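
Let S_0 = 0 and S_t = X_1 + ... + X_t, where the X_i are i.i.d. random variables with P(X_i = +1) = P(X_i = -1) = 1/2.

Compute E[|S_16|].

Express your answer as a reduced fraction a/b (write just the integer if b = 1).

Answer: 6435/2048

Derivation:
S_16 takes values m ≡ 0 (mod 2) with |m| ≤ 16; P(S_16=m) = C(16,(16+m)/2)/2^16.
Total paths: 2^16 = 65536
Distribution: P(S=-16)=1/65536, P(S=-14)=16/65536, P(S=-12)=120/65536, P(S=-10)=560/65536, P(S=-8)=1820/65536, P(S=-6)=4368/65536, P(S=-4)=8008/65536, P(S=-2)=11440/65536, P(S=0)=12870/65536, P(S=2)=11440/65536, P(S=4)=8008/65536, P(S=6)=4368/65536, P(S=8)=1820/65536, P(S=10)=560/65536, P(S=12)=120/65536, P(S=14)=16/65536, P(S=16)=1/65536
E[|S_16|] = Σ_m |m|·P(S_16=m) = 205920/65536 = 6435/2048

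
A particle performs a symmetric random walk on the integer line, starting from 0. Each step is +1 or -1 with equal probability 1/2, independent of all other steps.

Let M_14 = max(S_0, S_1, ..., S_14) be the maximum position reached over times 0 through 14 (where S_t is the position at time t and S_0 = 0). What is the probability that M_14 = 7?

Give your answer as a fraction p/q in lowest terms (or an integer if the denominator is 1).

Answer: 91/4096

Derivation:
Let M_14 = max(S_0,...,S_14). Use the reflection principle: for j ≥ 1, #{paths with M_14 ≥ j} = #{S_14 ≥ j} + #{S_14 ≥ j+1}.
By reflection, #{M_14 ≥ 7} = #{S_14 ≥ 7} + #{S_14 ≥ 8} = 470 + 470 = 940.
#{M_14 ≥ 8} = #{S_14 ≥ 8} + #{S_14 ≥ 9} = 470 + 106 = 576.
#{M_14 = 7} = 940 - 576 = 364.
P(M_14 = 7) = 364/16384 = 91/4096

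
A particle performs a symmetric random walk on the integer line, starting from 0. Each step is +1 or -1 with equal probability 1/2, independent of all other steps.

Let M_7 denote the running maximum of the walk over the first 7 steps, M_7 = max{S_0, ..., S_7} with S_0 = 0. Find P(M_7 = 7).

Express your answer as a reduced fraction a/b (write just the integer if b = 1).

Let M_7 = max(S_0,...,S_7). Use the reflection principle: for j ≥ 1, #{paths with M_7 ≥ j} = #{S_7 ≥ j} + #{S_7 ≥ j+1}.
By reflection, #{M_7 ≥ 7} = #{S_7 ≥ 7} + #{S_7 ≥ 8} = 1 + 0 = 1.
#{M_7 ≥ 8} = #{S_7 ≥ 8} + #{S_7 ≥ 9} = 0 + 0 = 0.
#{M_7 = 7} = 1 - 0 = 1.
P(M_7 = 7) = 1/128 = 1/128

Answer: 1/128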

◇ ◇ ◇ ◇ ◇

:: INSTRUCTIONS TO FOLLOW ::
How many lines in the data contain the string "where"? Respond with the number only.

:: YOUR RESPONSE ::
2